Task details: Give again, word for word, each line below starting at the one that contains "Answer: 152087/58 ≈ 2622.2" and ending at the one that contains "Answer: -9/4807 - I*sqrt(4726)/4807".

Extracted data:
---------------

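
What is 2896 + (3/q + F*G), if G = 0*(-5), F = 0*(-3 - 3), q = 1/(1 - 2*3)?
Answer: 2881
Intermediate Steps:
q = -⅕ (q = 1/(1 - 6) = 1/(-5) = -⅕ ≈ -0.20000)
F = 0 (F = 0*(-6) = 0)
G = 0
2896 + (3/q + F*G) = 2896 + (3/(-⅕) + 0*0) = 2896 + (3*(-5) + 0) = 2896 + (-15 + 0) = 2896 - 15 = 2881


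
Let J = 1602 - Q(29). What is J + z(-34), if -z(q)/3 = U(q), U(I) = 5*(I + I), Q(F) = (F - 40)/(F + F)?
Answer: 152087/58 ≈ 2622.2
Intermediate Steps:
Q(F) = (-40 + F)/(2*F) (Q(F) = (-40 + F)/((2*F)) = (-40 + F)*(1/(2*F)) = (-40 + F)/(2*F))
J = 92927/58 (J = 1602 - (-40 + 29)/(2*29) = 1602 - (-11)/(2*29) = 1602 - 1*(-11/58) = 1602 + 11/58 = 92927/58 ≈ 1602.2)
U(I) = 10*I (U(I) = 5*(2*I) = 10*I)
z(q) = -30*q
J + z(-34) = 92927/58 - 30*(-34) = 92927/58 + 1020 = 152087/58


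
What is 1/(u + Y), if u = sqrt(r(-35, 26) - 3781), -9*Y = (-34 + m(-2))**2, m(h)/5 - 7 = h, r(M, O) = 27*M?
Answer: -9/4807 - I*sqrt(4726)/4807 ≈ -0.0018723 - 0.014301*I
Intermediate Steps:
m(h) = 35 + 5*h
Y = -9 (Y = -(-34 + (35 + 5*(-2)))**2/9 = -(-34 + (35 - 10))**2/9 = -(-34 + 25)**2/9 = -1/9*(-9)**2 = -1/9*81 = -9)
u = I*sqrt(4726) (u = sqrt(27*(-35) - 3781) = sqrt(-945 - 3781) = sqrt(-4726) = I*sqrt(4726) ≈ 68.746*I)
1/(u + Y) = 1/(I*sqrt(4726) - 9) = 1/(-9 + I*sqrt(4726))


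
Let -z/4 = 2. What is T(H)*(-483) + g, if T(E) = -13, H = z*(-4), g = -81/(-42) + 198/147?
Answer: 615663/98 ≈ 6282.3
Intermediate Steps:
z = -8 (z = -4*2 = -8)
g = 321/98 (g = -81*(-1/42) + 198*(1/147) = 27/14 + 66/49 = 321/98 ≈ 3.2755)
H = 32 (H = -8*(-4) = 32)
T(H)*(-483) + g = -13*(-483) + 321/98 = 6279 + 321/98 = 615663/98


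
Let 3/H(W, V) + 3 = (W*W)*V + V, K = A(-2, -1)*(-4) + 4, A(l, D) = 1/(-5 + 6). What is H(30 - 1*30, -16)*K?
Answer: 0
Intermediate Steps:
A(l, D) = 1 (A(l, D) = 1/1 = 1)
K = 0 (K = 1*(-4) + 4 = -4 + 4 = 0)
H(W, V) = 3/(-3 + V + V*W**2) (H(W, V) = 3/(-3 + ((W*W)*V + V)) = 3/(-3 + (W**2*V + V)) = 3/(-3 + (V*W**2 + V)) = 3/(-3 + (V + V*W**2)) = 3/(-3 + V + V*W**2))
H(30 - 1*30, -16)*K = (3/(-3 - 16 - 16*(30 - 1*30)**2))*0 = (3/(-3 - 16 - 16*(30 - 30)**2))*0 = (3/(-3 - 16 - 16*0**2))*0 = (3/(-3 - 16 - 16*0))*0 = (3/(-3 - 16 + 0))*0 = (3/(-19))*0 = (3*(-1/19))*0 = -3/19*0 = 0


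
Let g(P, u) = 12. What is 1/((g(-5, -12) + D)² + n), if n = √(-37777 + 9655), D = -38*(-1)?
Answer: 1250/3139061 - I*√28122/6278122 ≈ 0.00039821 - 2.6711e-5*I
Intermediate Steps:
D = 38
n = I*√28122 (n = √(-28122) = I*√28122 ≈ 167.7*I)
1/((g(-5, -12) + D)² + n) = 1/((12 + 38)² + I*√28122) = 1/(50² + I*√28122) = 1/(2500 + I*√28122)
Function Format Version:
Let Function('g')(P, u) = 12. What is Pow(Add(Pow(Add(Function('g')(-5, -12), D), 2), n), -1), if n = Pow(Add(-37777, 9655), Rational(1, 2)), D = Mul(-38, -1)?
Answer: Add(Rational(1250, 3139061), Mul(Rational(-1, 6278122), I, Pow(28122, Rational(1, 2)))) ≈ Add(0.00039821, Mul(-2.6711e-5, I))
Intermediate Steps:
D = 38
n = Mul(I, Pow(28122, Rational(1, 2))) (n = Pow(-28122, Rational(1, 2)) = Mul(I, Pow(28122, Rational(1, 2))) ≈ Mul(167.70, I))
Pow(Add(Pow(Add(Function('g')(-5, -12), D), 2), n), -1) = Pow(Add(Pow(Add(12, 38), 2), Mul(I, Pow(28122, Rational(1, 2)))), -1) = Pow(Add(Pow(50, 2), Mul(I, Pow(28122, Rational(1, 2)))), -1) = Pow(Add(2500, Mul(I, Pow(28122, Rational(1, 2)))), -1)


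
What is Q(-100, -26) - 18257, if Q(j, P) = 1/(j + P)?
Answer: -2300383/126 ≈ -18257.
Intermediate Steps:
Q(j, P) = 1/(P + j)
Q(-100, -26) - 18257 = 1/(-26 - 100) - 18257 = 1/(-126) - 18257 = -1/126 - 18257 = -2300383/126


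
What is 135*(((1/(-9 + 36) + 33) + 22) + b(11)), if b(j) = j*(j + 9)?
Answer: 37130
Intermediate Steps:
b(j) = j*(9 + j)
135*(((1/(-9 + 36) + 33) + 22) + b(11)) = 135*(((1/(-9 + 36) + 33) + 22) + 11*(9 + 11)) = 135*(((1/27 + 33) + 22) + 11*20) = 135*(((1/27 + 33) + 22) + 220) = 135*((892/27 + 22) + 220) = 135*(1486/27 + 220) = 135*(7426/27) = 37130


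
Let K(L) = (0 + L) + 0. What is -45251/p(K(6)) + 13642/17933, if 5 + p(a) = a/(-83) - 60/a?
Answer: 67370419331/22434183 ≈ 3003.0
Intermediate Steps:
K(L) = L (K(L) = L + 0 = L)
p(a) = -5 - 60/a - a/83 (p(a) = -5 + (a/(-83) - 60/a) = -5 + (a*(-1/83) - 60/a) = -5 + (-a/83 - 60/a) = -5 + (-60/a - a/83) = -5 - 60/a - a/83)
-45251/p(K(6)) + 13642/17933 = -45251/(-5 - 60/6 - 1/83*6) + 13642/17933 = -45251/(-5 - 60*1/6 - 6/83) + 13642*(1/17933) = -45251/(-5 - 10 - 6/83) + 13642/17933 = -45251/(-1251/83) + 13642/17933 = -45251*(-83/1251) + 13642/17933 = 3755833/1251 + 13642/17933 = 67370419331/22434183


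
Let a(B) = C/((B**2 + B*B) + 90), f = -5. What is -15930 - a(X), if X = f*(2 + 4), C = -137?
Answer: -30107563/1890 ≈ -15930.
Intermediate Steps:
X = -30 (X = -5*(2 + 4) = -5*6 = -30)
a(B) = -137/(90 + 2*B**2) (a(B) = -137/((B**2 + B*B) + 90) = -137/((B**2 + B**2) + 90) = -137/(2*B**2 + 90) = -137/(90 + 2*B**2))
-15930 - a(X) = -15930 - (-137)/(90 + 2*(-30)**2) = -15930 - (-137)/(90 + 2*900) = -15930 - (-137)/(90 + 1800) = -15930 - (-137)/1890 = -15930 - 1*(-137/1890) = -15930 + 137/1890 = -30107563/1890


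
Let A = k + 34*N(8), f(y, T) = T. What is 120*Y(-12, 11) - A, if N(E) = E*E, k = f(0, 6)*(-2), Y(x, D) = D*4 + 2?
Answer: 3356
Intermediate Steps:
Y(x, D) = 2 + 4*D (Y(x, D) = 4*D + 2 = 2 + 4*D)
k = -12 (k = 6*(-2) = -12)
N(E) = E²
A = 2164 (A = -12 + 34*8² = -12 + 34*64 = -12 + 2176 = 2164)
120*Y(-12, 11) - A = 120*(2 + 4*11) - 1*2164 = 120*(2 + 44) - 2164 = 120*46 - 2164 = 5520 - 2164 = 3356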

---------------

Result of this exercise:
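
Answer: 152087/58 ≈ 2622.2
Intermediate Steps:
Q(F) = (-40 + F)/(2*F) (Q(F) = (-40 + F)/((2*F)) = (-40 + F)*(1/(2*F)) = (-40 + F)/(2*F))
J = 92927/58 (J = 1602 - (-40 + 29)/(2*29) = 1602 - (-11)/(2*29) = 1602 - 1*(-11/58) = 1602 + 11/58 = 92927/58 ≈ 1602.2)
U(I) = 10*I (U(I) = 5*(2*I) = 10*I)
z(q) = -30*q
J + z(-34) = 92927/58 - 30*(-34) = 92927/58 + 1020 = 152087/58


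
What is 1/(u + Y), if u = sqrt(r(-35, 26) - 3781), -9*Y = (-34 + m(-2))**2, m(h)/5 - 7 = h, r(M, O) = 27*M?
Answer: -9/4807 - I*sqrt(4726)/4807 ≈ -0.0018723 - 0.014301*I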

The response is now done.